Required action -> Once the line containing "For U(6,15), if" is found, retype it and each line after it through the last entry below, word for word, and nothing else.

*** Opening of Data for this task ***

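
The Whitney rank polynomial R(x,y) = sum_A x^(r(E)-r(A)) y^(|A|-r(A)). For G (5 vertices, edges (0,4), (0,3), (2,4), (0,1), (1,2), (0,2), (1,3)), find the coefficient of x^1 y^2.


R(x,y) = sum over A in 2^E of x^(r(E)-r(A)) * y^(|A|-r(A)).
G has 5 vertices, 7 edges. r(E) = 4.
Enumerate all 2^7 = 128 subsets.
Count subsets with r(E)-r(A)=1 and |A|-r(A)=2: 2.

2


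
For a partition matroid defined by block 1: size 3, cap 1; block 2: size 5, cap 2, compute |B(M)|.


A basis picks exactly ci elements from block i.
Number of bases = product of C(|Si|, ci).
= C(3,1) * C(5,2)
= 3 * 10
= 30.

30


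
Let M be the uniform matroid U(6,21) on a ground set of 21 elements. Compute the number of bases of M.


Bases of U(6,21) are all 6-element subsets of the 21-element ground set.
Number of bases = C(21,6).
(21 choose 6) = 54264.

54264


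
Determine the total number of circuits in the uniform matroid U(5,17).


In U(5,17), circuits are the (6)-element subsets.
Any set of 6 elements is dependent, and removing any one element gives
an independent set of size 5, so it is a minimal dependent set.
Number of circuits = C(17,6) = 17! / (6! * 11!) = 12376.

12376


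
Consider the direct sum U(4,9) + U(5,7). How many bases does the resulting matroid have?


Bases of a direct sum M1 + M2: |B| = |B(M1)| * |B(M2)|.
|B(U(4,9))| = C(9,4) = 126.
|B(U(5,7))| = C(7,5) = 21.
Total bases = 126 * 21 = 2646.

2646


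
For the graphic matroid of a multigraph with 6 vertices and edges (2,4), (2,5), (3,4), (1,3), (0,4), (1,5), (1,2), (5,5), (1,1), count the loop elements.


In a graphic matroid, a loop is a self-loop edge (u,u) with rank 0.
Examining all 9 edges for self-loops...
Self-loops found: (5,5), (1,1)
Number of loops = 2.

2


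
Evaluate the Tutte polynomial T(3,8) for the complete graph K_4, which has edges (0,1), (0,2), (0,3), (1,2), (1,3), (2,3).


T(K_4; x,y) = x^3 + 3x^2 + 4xy + 2x + y^3 + 3y^2 + 2y.
Substituting x=3, y=8:
= 27 + 27 + 96 + 6 + 512 + 192 + 16
= 876.

876


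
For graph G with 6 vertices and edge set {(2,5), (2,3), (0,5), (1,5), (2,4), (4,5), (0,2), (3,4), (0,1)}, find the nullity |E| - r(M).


Cycle rank (nullity) = |E| - r(M) = |E| - (|V| - c).
|E| = 9, |V| = 6, c = 1.
Nullity = 9 - (6 - 1) = 9 - 5 = 4.

4


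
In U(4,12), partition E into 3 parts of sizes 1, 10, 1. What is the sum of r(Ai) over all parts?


r(Ai) = min(|Ai|, 4) for each part.
Sum = min(1,4) + min(10,4) + min(1,4)
    = 1 + 4 + 1
    = 6.

6


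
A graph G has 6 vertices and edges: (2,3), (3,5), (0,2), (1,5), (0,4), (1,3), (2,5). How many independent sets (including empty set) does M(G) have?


An independent set in a graphic matroid is an acyclic edge subset.
G has 6 vertices and 7 edges.
Enumerate all 2^7 = 128 subsets, checking for acyclicity.
Total independent sets = 96.

96


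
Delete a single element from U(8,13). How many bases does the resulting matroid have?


Deleting e from U(8,13) gives U(8,12) since n > r.
Bases of U(8,12) = C(12,8) = 12! / (8! * 4!) = 495.

495


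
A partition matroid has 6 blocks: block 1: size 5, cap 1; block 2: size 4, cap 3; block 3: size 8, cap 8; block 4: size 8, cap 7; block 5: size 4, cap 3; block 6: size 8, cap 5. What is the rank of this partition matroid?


Rank of a partition matroid = sum of min(|Si|, ci) for each block.
= min(5,1) + min(4,3) + min(8,8) + min(8,7) + min(4,3) + min(8,5)
= 1 + 3 + 8 + 7 + 3 + 5
= 27.

27


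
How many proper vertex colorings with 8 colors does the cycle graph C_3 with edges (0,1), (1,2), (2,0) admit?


P(C_3, k) = (k-1)^3 + (-1)^3*(k-1).
P(8) = (7)^3 - 7
= 343 - 7 = 336.

336


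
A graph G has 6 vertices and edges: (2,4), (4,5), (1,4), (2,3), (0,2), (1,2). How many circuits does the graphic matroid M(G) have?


A circuit in a graphic matroid = edge set of a simple cycle.
G has 6 vertices and 6 edges.
Enumerating all minimal edge subsets forming cycles...
Total circuits found: 1.

1


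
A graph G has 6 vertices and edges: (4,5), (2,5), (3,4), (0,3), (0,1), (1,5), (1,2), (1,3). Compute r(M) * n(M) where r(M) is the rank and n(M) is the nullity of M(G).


r(M) = |V| - c = 6 - 1 = 5.
nullity = |E| - r(M) = 8 - 5 = 3.
Product = 5 * 3 = 15.

15


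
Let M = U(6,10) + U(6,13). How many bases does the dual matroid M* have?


(M1+M2)* = M1* + M2*.
M1* = U(4,10), bases: C(10,4) = 210.
M2* = U(7,13), bases: C(13,7) = 1716.
|B(M*)| = 210 * 1716 = 360360.

360360


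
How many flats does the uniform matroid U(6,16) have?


Flats of U(6,16): every subset of size < 6 is a flat, plus E itself.
Count = (16 choose 0) + (16 choose 1) + (16 choose 2) + (16 choose 3) + (16 choose 4) + (16 choose 5) + 1
     = 1 + 16 + 120 + 560 + 1820 + 4368 + 1
     = 6886.

6886


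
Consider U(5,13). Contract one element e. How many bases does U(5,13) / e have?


Contracting e from U(5,13) gives U(4,12).
Bases of U(4,12) = C(12,4) = 12! / (4! * 8!) = 495.

495


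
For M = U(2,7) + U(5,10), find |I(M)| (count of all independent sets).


For a direct sum, |I(M1+M2)| = |I(M1)| * |I(M2)|.
|I(U(2,7))| = sum C(7,k) for k=0..2 = 29.
|I(U(5,10))| = sum C(10,k) for k=0..5 = 638.
Total = 29 * 638 = 18502.

18502


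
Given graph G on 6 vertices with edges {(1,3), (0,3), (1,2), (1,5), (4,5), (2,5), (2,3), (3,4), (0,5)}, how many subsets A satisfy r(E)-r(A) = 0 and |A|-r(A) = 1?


R(x,y) = sum over A in 2^E of x^(r(E)-r(A)) * y^(|A|-r(A)).
G has 6 vertices, 9 edges. r(E) = 5.
Enumerate all 2^9 = 512 subsets.
Count subsets with r(E)-r(A)=0 and |A|-r(A)=1: 68.

68


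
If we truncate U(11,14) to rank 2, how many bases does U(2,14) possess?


Truncating U(11,14) to rank 2 gives U(2,14).
Bases of U(2,14) are all 2-element subsets of 14 elements.
Number of bases = C(14,2) = 14! / (2! * 12!) = 91.

91


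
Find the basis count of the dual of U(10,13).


The dual of U(r,n) is U(n-r, n) = U(3,13).
Bases of U(3,13) are all (3)-element subsets.
|B(M*)| = (13 choose 3) = 286.

286


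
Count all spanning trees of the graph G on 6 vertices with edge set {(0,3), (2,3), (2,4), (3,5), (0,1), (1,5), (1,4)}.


By Kirchhoff's matrix tree theorem, the number of spanning trees equals
the determinant of any cofactor of the Laplacian matrix L.
G has 6 vertices and 7 edges.
Computing the (5 x 5) cofactor determinant gives 16.

16


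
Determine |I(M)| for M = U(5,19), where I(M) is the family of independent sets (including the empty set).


Independent sets of U(5,19) are all subsets of size <= 5.
Count = (19 choose 0) + (19 choose 1) + (19 choose 2) + (19 choose 3) + (19 choose 4) + (19 choose 5)
     = 1 + 19 + 171 + 969 + 3876 + 11628
     = 16664.

16664


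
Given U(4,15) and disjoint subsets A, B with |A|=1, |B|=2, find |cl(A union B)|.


|A union B| = 1 + 2 = 3 (disjoint).
In U(4,15), cl(S) = S if |S| < 4, else cl(S) = E.
Since 3 < 4, cl(A union B) = A union B.
|cl(A union B)| = 3.

3


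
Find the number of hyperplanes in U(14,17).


Hyperplanes of U(14,17) are flats of rank 13.
In a uniform matroid, these are exactly the (13)-element subsets.
Count = C(17,13) = 2380.

2380


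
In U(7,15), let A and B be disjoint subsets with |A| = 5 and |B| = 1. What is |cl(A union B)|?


|A union B| = 5 + 1 = 6 (disjoint).
In U(7,15), cl(S) = S if |S| < 7, else cl(S) = E.
Since 6 < 7, cl(A union B) = A union B.
|cl(A union B)| = 6.

6


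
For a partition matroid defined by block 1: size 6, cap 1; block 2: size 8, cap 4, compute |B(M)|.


A basis picks exactly ci elements from block i.
Number of bases = product of C(|Si|, ci).
= C(6,1) * C(8,4)
= 6 * 70
= 420.

420


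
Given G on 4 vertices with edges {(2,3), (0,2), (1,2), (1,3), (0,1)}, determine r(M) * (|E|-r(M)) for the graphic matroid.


r(M) = |V| - c = 4 - 1 = 3.
nullity = |E| - r(M) = 5 - 3 = 2.
Product = 3 * 2 = 6.

6


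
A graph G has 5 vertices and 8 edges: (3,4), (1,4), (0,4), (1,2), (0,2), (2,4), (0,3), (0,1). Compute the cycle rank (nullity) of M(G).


Cycle rank (nullity) = |E| - r(M) = |E| - (|V| - c).
|E| = 8, |V| = 5, c = 1.
Nullity = 8 - (5 - 1) = 8 - 4 = 4.

4


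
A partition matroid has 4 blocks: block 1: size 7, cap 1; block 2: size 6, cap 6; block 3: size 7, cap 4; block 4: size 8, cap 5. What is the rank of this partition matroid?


Rank of a partition matroid = sum of min(|Si|, ci) for each block.
= min(7,1) + min(6,6) + min(7,4) + min(8,5)
= 1 + 6 + 4 + 5
= 16.

16


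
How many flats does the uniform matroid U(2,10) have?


Flats of U(2,10): every subset of size < 2 is a flat, plus E itself.
Count = (10 choose 0) + (10 choose 1) + 1
     = 1 + 10 + 1
     = 12.

12


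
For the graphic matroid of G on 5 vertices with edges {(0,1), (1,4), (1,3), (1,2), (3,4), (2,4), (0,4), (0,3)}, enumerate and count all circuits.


A circuit in a graphic matroid = edge set of a simple cycle.
G has 5 vertices and 8 edges.
Enumerating all minimal edge subsets forming cycles...
Total circuits found: 12.

12


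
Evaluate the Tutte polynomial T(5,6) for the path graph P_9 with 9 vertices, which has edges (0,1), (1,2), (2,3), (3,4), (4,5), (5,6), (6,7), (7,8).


A path on 9 vertices is a tree with 8 edges.
T(x,y) = x^(8) for any tree.
T(5,6) = 5^8 = 390625.

390625


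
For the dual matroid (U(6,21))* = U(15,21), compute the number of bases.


The dual of U(r,n) is U(n-r, n) = U(15,21).
Bases of U(15,21) are all (15)-element subsets.
|B(M*)| = (21 choose 15) = 54264.

54264


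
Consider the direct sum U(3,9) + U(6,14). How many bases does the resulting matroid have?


Bases of a direct sum M1 + M2: |B| = |B(M1)| * |B(M2)|.
|B(U(3,9))| = C(9,3) = 84.
|B(U(6,14))| = C(14,6) = 3003.
Total bases = 84 * 3003 = 252252.

252252


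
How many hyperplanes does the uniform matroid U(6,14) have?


Hyperplanes of U(6,14) are flats of rank 5.
In a uniform matroid, these are exactly the (5)-element subsets.
Count = C(14,5) = 14! / (5! * 9!) = 2002.

2002


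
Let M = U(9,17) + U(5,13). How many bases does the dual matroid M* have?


(M1+M2)* = M1* + M2*.
M1* = U(8,17), bases: C(17,8) = 24310.
M2* = U(8,13), bases: C(13,8) = 1287.
|B(M*)| = 24310 * 1287 = 31286970.

31286970


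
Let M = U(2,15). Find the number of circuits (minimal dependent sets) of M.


In U(2,15), circuits are the (3)-element subsets.
Any set of 3 elements is dependent, and removing any one element gives
an independent set of size 2, so it is a minimal dependent set.
Number of circuits = C(15,3) = (15 * 14 * 13) / (1 * 2 * 3) = 455.

455


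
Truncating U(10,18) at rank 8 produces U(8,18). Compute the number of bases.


Truncating U(10,18) to rank 8 gives U(8,18).
Bases of U(8,18) are all 8-element subsets of 18 elements.
Number of bases = C(18,8) = 43758.

43758


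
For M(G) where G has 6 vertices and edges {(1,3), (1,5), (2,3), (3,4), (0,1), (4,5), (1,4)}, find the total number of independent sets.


An independent set in a graphic matroid is an acyclic edge subset.
G has 6 vertices and 7 edges.
Enumerate all 2^7 = 128 subsets, checking for acyclicity.
Total independent sets = 96.

96


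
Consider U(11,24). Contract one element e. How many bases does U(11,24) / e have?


Contracting e from U(11,24) gives U(10,23).
Bases of U(10,23) = (23 choose 10) = 1144066.

1144066


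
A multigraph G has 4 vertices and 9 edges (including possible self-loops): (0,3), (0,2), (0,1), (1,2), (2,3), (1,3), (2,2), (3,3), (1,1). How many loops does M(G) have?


In a graphic matroid, a loop is a self-loop edge (u,u) with rank 0.
Examining all 9 edges for self-loops...
Self-loops found: (2,2), (3,3), (1,1)
Number of loops = 3.

3


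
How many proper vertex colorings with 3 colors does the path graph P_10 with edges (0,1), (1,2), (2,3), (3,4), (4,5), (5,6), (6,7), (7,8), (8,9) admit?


P(P_10, k) = k * (k-1)^(9).
P(3) = 3 * 2^9 = 3 * 512 = 1536.

1536


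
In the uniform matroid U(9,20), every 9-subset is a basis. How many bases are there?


Bases of U(9,20) are all 9-element subsets of the 20-element ground set.
Number of bases = C(20,9).
(20 choose 9) = 167960.

167960


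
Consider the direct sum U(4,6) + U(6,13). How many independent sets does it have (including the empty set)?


For a direct sum, |I(M1+M2)| = |I(M1)| * |I(M2)|.
|I(U(4,6))| = sum C(6,k) for k=0..4 = 57.
|I(U(6,13))| = sum C(13,k) for k=0..6 = 4096.
Total = 57 * 4096 = 233472.

233472


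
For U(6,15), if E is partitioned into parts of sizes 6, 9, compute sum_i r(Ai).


r(Ai) = min(|Ai|, 6) for each part.
Sum = min(6,6) + min(9,6)
    = 6 + 6
    = 12.

12


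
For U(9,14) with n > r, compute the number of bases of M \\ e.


Deleting e from U(9,14) gives U(9,13) since n > r.
Bases of U(9,13) = (13 choose 9) = 715.

715


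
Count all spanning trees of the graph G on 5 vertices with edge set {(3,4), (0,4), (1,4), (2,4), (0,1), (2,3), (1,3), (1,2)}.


By Kirchhoff's matrix tree theorem, the number of spanning trees equals
the determinant of any cofactor of the Laplacian matrix L.
G has 5 vertices and 8 edges.
Computing the (4 x 4) cofactor determinant gives 40.

40


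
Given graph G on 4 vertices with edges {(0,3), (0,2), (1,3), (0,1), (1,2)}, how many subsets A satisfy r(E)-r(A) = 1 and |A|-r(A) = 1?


R(x,y) = sum over A in 2^E of x^(r(E)-r(A)) * y^(|A|-r(A)).
G has 4 vertices, 5 edges. r(E) = 3.
Enumerate all 2^5 = 32 subsets.
Count subsets with r(E)-r(A)=1 and |A|-r(A)=1: 2.

2


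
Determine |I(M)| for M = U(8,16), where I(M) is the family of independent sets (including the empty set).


Independent sets of U(8,16) are all subsets of size <= 8.
Count = C(16,0) + C(16,1) + C(16,2) + C(16,3) + C(16,4) + C(16,5) + C(16,6) + C(16,7) + C(16,8)
     = 1 + 16 + 120 + 560 + 1820 + 4368 + 8008 + 11440 + 12870
     = 39203.

39203


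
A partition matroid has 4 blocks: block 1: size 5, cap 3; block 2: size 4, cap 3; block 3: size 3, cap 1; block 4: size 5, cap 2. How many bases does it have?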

*** Close of Data for this task ***

Answer box ->
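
For U(6,15), if E is partitioned into parts of sizes 6, 9, compute sum_i r(Ai).


r(Ai) = min(|Ai|, 6) for each part.
Sum = min(6,6) + min(9,6)
    = 6 + 6
    = 12.

12


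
For U(9,14) with n > r, compute the number of bases of M \\ e.


Deleting e from U(9,14) gives U(9,13) since n > r.
Bases of U(9,13) = (13 choose 9) = 715.

715


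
Count all spanning trees of the graph G on 5 vertices with edge set {(3,4), (0,4), (1,4), (2,4), (0,1), (2,3), (1,3), (1,2)}.


By Kirchhoff's matrix tree theorem, the number of spanning trees equals
the determinant of any cofactor of the Laplacian matrix L.
G has 5 vertices and 8 edges.
Computing the (4 x 4) cofactor determinant gives 40.

40


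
Given graph G on 4 vertices with edges {(0,3), (0,2), (1,3), (0,1), (1,2)}, how many subsets A satisfy r(E)-r(A) = 1 and |A|-r(A) = 1?


R(x,y) = sum over A in 2^E of x^(r(E)-r(A)) * y^(|A|-r(A)).
G has 4 vertices, 5 edges. r(E) = 3.
Enumerate all 2^5 = 32 subsets.
Count subsets with r(E)-r(A)=1 and |A|-r(A)=1: 2.

2


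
Determine |I(M)| for M = U(8,16), where I(M) is the family of independent sets (including the empty set).


Independent sets of U(8,16) are all subsets of size <= 8.
Count = C(16,0) + C(16,1) + C(16,2) + C(16,3) + C(16,4) + C(16,5) + C(16,6) + C(16,7) + C(16,8)
     = 1 + 16 + 120 + 560 + 1820 + 4368 + 8008 + 11440 + 12870
     = 39203.

39203


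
A partition matroid has 4 blocks: block 1: size 5, cap 3; block 2: size 4, cap 3; block 3: size 3, cap 1; block 4: size 5, cap 2. How many bases does it have?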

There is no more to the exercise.